[[ Provided information open ]]

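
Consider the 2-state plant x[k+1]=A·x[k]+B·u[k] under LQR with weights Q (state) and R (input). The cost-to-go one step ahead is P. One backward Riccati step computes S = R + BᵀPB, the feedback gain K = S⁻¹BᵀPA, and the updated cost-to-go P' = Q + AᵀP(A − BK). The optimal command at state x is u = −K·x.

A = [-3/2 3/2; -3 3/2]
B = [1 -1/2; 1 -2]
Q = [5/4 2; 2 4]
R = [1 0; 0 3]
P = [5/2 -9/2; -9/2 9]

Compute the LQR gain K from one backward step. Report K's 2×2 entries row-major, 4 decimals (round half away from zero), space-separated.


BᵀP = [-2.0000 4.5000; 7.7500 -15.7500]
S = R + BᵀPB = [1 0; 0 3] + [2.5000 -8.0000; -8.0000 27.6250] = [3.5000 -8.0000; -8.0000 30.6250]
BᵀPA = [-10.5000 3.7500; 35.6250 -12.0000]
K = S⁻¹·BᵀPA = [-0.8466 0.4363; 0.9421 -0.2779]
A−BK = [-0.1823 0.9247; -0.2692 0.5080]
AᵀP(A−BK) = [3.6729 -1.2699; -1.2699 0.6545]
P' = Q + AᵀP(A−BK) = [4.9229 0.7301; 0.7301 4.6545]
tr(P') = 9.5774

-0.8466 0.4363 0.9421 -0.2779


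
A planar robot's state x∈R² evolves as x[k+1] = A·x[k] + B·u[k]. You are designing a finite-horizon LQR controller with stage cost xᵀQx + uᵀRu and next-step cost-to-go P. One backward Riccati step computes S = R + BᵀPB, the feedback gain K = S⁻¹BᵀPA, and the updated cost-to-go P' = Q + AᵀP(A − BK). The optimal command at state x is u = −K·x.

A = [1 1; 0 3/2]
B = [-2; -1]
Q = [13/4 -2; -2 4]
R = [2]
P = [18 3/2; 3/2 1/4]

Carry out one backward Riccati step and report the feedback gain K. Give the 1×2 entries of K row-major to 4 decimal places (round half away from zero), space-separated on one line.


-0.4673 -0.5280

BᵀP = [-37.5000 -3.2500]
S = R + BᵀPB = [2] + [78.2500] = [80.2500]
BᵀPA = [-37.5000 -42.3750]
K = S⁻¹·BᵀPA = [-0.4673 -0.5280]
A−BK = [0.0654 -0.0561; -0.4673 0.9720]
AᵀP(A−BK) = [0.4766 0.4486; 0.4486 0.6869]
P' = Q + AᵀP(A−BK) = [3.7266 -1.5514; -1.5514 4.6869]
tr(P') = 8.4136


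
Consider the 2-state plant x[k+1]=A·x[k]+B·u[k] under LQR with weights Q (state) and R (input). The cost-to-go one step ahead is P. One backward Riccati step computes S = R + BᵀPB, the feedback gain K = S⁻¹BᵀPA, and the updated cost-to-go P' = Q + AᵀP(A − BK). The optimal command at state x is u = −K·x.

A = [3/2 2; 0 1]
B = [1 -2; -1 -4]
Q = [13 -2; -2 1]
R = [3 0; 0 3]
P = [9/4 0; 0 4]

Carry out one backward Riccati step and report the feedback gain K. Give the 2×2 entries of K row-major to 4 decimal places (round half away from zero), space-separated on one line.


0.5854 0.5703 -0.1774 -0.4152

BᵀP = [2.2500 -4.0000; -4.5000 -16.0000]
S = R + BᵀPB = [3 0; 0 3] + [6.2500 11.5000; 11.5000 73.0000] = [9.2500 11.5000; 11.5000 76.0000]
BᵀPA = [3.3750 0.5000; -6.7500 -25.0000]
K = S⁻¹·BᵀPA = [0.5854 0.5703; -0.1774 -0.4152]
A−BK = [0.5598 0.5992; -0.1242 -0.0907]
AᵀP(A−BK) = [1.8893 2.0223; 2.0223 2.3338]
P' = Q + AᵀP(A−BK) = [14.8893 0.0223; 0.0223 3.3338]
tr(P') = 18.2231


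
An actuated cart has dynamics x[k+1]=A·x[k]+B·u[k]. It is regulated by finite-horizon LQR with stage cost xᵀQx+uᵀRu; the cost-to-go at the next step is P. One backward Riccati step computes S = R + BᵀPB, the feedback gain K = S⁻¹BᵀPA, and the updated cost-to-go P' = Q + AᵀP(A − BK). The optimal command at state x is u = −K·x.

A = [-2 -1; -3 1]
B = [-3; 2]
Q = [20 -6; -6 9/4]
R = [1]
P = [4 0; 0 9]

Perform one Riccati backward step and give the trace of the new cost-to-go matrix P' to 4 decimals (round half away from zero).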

[[ Provided information closed ]]

Task to complete ▸ The required result is an exact repeat of the records above from the line containing "A = [-2 -1; -3 1]" to their final line.

Exercise response ▸
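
A = [-2 -1; -3 1]
B = [-3; 2]
Q = [20 -6; -6 9/4]
R = [1]
P = [4 0; 0 9]

Perform one Riccati backward step and give the trace of the new cost-to-go matrix P' to 4 decimals (round half away from zero).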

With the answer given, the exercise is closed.